**WORK INSTRUCTIONS:** Exactly as they stand, the data below are to be printed again.

**GIVEN RECORDS:**
= Beginning of Section =

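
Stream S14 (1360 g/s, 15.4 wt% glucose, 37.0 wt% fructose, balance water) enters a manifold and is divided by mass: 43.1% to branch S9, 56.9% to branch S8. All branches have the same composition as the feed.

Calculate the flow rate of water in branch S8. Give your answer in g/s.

368.3 g/s

Branch S8 total = 0.569×1360 = 773.84 g/s.
water in S8 = 0.476×773.84 = 368.35 g/s.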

= End of Section =

**YOUR SOLUTION:**
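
Stream S14 (1360 g/s, 15.4 wt% glucose, 37.0 wt% fructose, balance water) enters a manifold and is divided by mass: 43.1% to branch S9, 56.9% to branch S8. All branches have the same composition as the feed.

Calculate the flow rate of water in branch S8. Give your answer in g/s.

368.3 g/s

Branch S8 total = 0.569×1360 = 773.84 g/s.
water in S8 = 0.476×773.84 = 368.35 g/s.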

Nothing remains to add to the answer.